> [TASK DATA]

┌────────

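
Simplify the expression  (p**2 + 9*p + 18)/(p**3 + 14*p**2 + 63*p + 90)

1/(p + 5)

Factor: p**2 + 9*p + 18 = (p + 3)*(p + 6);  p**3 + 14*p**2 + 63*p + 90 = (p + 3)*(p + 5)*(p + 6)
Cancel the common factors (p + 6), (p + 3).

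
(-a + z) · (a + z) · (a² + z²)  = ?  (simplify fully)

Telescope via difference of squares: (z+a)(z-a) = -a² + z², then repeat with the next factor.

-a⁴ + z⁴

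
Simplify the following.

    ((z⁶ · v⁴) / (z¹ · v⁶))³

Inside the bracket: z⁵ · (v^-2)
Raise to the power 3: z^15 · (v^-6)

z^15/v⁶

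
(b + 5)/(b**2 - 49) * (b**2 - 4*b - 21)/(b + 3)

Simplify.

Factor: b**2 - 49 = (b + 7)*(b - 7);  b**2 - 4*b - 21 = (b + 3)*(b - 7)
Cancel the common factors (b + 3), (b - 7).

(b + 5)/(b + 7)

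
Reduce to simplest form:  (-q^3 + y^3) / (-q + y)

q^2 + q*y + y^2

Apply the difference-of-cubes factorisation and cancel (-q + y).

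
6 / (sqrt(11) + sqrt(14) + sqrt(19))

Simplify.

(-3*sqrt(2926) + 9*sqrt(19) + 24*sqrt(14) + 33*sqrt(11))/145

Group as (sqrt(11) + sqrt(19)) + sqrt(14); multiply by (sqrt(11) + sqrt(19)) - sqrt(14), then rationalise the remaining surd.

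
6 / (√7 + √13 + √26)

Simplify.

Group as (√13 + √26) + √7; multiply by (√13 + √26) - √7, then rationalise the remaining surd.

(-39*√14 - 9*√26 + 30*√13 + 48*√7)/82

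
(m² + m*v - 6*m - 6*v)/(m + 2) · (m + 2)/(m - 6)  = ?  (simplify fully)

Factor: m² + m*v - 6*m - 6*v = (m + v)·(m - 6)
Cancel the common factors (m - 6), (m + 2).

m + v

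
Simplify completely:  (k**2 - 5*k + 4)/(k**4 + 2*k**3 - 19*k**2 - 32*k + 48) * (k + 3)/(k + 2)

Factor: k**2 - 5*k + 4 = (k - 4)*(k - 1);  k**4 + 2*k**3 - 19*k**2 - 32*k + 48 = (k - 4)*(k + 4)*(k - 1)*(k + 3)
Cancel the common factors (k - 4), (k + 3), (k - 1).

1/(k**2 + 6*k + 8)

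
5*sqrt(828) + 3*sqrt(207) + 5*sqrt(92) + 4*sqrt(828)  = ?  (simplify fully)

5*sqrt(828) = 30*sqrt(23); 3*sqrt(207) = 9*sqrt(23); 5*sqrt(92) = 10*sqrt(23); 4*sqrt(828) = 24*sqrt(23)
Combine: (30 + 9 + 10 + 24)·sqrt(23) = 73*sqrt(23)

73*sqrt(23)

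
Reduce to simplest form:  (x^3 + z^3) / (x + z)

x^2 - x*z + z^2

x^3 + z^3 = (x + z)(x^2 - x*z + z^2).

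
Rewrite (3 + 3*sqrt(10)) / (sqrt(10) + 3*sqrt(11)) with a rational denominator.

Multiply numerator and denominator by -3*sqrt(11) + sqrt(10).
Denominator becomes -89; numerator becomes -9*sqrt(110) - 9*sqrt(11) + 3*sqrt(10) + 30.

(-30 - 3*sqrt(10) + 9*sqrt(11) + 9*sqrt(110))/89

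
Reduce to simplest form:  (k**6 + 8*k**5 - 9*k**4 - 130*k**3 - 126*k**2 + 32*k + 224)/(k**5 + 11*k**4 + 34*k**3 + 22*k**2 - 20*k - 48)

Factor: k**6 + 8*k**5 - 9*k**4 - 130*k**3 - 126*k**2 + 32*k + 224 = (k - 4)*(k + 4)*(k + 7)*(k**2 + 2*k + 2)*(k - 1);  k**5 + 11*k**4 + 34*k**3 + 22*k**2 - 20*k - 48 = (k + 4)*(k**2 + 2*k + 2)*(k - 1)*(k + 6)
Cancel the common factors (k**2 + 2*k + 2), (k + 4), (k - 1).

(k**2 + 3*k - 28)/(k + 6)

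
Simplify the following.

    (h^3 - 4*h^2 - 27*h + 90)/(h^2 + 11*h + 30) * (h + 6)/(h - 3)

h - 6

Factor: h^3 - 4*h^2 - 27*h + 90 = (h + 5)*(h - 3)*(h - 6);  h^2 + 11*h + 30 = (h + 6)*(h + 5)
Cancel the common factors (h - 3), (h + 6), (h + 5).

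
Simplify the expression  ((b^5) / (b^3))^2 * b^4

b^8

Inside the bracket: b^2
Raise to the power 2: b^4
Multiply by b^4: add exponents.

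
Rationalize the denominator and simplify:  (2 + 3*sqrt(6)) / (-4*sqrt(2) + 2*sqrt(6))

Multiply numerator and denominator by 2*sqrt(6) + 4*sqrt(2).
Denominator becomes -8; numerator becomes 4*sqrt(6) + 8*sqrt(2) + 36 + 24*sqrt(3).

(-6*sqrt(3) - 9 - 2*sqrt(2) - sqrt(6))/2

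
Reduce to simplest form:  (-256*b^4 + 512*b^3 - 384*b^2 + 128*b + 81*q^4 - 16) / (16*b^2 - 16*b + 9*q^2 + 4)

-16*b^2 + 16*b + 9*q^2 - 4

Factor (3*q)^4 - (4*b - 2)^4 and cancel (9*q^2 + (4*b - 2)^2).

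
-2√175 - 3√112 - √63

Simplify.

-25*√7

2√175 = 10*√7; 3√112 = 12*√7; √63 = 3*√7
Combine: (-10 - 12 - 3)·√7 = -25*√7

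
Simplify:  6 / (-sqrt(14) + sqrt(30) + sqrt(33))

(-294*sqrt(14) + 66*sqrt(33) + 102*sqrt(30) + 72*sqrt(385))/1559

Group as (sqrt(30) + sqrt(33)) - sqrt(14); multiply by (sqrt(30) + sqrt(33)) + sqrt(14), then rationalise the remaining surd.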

└────────

> [WHAT THIS TASK INVOLVES]
Would you set down all of the entries again, word for word?

> [ANSWER TO THIS TASK]
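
Simplify the expression  (p**2 + 9*p + 18)/(p**3 + 14*p**2 + 63*p + 90)

1/(p + 5)

Factor: p**2 + 9*p + 18 = (p + 3)*(p + 6);  p**3 + 14*p**2 + 63*p + 90 = (p + 3)*(p + 5)*(p + 6)
Cancel the common factors (p + 6), (p + 3).

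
(-a + z) · (a + z) · (a² + z²)  = ?  (simplify fully)

Telescope via difference of squares: (z+a)(z-a) = -a² + z², then repeat with the next factor.

-a⁴ + z⁴

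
Simplify the following.

    ((z⁶ · v⁴) / (z¹ · v⁶))³

Inside the bracket: z⁵ · (v^-2)
Raise to the power 3: z^15 · (v^-6)

z^15/v⁶

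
(b + 5)/(b**2 - 49) * (b**2 - 4*b - 21)/(b + 3)

Simplify.

Factor: b**2 - 49 = (b + 7)*(b - 7);  b**2 - 4*b - 21 = (b + 3)*(b - 7)
Cancel the common factors (b + 3), (b - 7).

(b + 5)/(b + 7)

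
Reduce to simplest form:  (-q^3 + y^3) / (-q + y)

q^2 + q*y + y^2

Apply the difference-of-cubes factorisation and cancel (-q + y).

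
6 / (sqrt(11) + sqrt(14) + sqrt(19))

Simplify.

(-3*sqrt(2926) + 9*sqrt(19) + 24*sqrt(14) + 33*sqrt(11))/145

Group as (sqrt(11) + sqrt(19)) + sqrt(14); multiply by (sqrt(11) + sqrt(19)) - sqrt(14), then rationalise the remaining surd.

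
6 / (√7 + √13 + √26)

Simplify.

Group as (√13 + √26) + √7; multiply by (√13 + √26) - √7, then rationalise the remaining surd.

(-39*√14 - 9*√26 + 30*√13 + 48*√7)/82

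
(m² + m*v - 6*m - 6*v)/(m + 2) · (m + 2)/(m - 6)  = ?  (simplify fully)

Factor: m² + m*v - 6*m - 6*v = (m + v)·(m - 6)
Cancel the common factors (m - 6), (m + 2).

m + v

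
Simplify completely:  (k**2 - 5*k + 4)/(k**4 + 2*k**3 - 19*k**2 - 32*k + 48) * (k + 3)/(k + 2)

Factor: k**2 - 5*k + 4 = (k - 4)*(k - 1);  k**4 + 2*k**3 - 19*k**2 - 32*k + 48 = (k - 4)*(k + 4)*(k - 1)*(k + 3)
Cancel the common factors (k - 4), (k + 3), (k - 1).

1/(k**2 + 6*k + 8)

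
5*sqrt(828) + 3*sqrt(207) + 5*sqrt(92) + 4*sqrt(828)  = ?  (simplify fully)

5*sqrt(828) = 30*sqrt(23); 3*sqrt(207) = 9*sqrt(23); 5*sqrt(92) = 10*sqrt(23); 4*sqrt(828) = 24*sqrt(23)
Combine: (30 + 9 + 10 + 24)·sqrt(23) = 73*sqrt(23)

73*sqrt(23)

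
Reduce to simplest form:  (x^3 + z^3) / (x + z)

x^2 - x*z + z^2

x^3 + z^3 = (x + z)(x^2 - x*z + z^2).

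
Rewrite (3 + 3*sqrt(10)) / (sqrt(10) + 3*sqrt(11)) with a rational denominator.

Multiply numerator and denominator by -3*sqrt(11) + sqrt(10).
Denominator becomes -89; numerator becomes -9*sqrt(110) - 9*sqrt(11) + 3*sqrt(10) + 30.

(-30 - 3*sqrt(10) + 9*sqrt(11) + 9*sqrt(110))/89

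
Reduce to simplest form:  (k**6 + 8*k**5 - 9*k**4 - 130*k**3 - 126*k**2 + 32*k + 224)/(k**5 + 11*k**4 + 34*k**3 + 22*k**2 - 20*k - 48)

Factor: k**6 + 8*k**5 - 9*k**4 - 130*k**3 - 126*k**2 + 32*k + 224 = (k - 4)*(k + 4)*(k + 7)*(k**2 + 2*k + 2)*(k - 1);  k**5 + 11*k**4 + 34*k**3 + 22*k**2 - 20*k - 48 = (k + 4)*(k**2 + 2*k + 2)*(k - 1)*(k + 6)
Cancel the common factors (k**2 + 2*k + 2), (k + 4), (k - 1).

(k**2 + 3*k - 28)/(k + 6)

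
Simplify the following.

    (h^3 - 4*h^2 - 27*h + 90)/(h^2 + 11*h + 30) * (h + 6)/(h - 3)

h - 6

Factor: h^3 - 4*h^2 - 27*h + 90 = (h + 5)*(h - 3)*(h - 6);  h^2 + 11*h + 30 = (h + 6)*(h + 5)
Cancel the common factors (h - 3), (h + 6), (h + 5).

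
Simplify the expression  ((b^5) / (b^3))^2 * b^4

b^8

Inside the bracket: b^2
Raise to the power 2: b^4
Multiply by b^4: add exponents.

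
Rationalize the denominator and simplify:  (2 + 3*sqrt(6)) / (-4*sqrt(2) + 2*sqrt(6))

Multiply numerator and denominator by 2*sqrt(6) + 4*sqrt(2).
Denominator becomes -8; numerator becomes 4*sqrt(6) + 8*sqrt(2) + 36 + 24*sqrt(3).

(-6*sqrt(3) - 9 - 2*sqrt(2) - sqrt(6))/2

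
Reduce to simplest form:  (-256*b^4 + 512*b^3 - 384*b^2 + 128*b + 81*q^4 - 16) / (16*b^2 - 16*b + 9*q^2 + 4)

-16*b^2 + 16*b + 9*q^2 - 4

Factor (3*q)^4 - (4*b - 2)^4 and cancel (9*q^2 + (4*b - 2)^2).

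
-2√175 - 3√112 - √63

Simplify.

-25*√7

2√175 = 10*√7; 3√112 = 12*√7; √63 = 3*√7
Combine: (-10 - 12 - 3)·√7 = -25*√7

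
Simplify:  6 / (-sqrt(14) + sqrt(30) + sqrt(33))

(-294*sqrt(14) + 66*sqrt(33) + 102*sqrt(30) + 72*sqrt(385))/1559

Group as (sqrt(30) + sqrt(33)) - sqrt(14); multiply by (sqrt(30) + sqrt(33)) + sqrt(14), then rationalise the remaining surd.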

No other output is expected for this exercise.